Start of STORED DATA

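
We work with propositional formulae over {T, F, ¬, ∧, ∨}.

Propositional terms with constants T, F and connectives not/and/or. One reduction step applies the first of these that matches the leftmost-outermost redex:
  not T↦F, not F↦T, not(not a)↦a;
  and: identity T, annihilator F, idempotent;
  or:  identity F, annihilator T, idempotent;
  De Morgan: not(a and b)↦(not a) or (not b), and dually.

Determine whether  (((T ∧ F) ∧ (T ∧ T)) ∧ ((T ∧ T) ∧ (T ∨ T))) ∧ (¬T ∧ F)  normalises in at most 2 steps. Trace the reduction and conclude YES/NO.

Answer: NO — after 2 steps the term is (F ∧ ((T ∧ T) ∧ (T ∨ T))) ∧ (¬T ∧ F), not yet normal

Derivation:
  start: (((T ∧ F) ∧ (T ∧ T)) ∧ ((T ∧ T) ∧ (T ∨ T))) ∧ (¬T ∧ F)
  step 1: ((F ∧ (T ∧ T)) ∧ ((T ∧ T) ∧ (T ∨ T))) ∧ (¬T ∧ F)
  step 2: (F ∧ ((T ∧ T) ∧ (T ∨ T))) ∧ (¬T ∧ F)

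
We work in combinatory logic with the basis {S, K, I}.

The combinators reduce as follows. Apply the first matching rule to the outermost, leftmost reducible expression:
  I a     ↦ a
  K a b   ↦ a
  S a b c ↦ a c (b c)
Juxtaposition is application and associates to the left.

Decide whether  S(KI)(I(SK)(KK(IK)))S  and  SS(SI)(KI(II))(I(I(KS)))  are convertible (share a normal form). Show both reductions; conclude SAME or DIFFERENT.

Answer: SAME — A ⇓ S, B ⇓ S

Reduction:
Term A:
  start: S(KI)(I(SK)(KK(IK)))S
  step 1: KIS(I(SK)(KK(IK))S)
  step 2: I(I(SK)(KK(IK))S)
  step 3: I(SK)(KK(IK))S
  step 4: SK(KK(IK))S
  step 5: KS(KK(IK)S)
  step 6: S

Term B:
  start: SS(SI)(KI(II))(I(I(KS)))
  step 1: S(KI(II))(SI(KI(II)))(I(I(KS)))
  step 2: KI(II)(I(I(KS)))(SI(KI(II))(I(I(KS))))
  step 3: I(I(I(KS)))(SI(KI(II))(I(I(KS))))
  step 4: I(I(KS))(SI(KI(II))(I(I(KS))))
  step 5: I(KS)(SI(KI(II))(I(I(KS))))
  step 6: KS(SI(KI(II))(I(I(KS))))
  step 7: S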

End of STORED DATA

» WORK TO BE COMPLETED: Each record above is to be reproduced exactly, in full.

» ANSWER FOR THIS EXERCISE:
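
We work with propositional formulae over {T, F, ¬, ∧, ∨}.

Propositional terms with constants T, F and connectives not/and/or. One reduction step applies the first of these that matches the leftmost-outermost redex:
  not T↦F, not F↦T, not(not a)↦a;
  and: identity T, annihilator F, idempotent;
  or:  identity F, annihilator T, idempotent;
  De Morgan: not(a and b)↦(not a) or (not b), and dually.

Determine whether  (((T ∧ F) ∧ (T ∧ T)) ∧ ((T ∧ T) ∧ (T ∨ T))) ∧ (¬T ∧ F)  normalises in at most 2 steps. Trace the reduction and conclude YES/NO.

Answer: NO — after 2 steps the term is (F ∧ ((T ∧ T) ∧ (T ∨ T))) ∧ (¬T ∧ F), not yet normal

Derivation:
  start: (((T ∧ F) ∧ (T ∧ T)) ∧ ((T ∧ T) ∧ (T ∨ T))) ∧ (¬T ∧ F)
  step 1: ((F ∧ (T ∧ T)) ∧ ((T ∧ T) ∧ (T ∨ T))) ∧ (¬T ∧ F)
  step 2: (F ∧ ((T ∧ T) ∧ (T ∨ T))) ∧ (¬T ∧ F)

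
We work in combinatory logic with the basis {S, K, I}.

The combinators reduce as follows. Apply the first matching rule to the outermost, leftmost reducible expression:
  I a     ↦ a
  K a b   ↦ a
  S a b c ↦ a c (b c)
Juxtaposition is application and associates to the left.

Decide whether  S(KI)(I(SK)(KK(IK)))S  and  SS(SI)(KI(II))(I(I(KS)))  are convertible (share a normal form). Show both reductions; conclude SAME or DIFFERENT.

Answer: SAME — A ⇓ S, B ⇓ S

Reduction:
Term A:
  start: S(KI)(I(SK)(KK(IK)))S
  step 1: KIS(I(SK)(KK(IK))S)
  step 2: I(I(SK)(KK(IK))S)
  step 3: I(SK)(KK(IK))S
  step 4: SK(KK(IK))S
  step 5: KS(KK(IK)S)
  step 6: S

Term B:
  start: SS(SI)(KI(II))(I(I(KS)))
  step 1: S(KI(II))(SI(KI(II)))(I(I(KS)))
  step 2: KI(II)(I(I(KS)))(SI(KI(II))(I(I(KS))))
  step 3: I(I(I(KS)))(SI(KI(II))(I(I(KS))))
  step 4: I(I(KS))(SI(KI(II))(I(I(KS))))
  step 5: I(KS)(SI(KI(II))(I(I(KS))))
  step 6: KS(SI(KI(II))(I(I(KS))))
  step 7: S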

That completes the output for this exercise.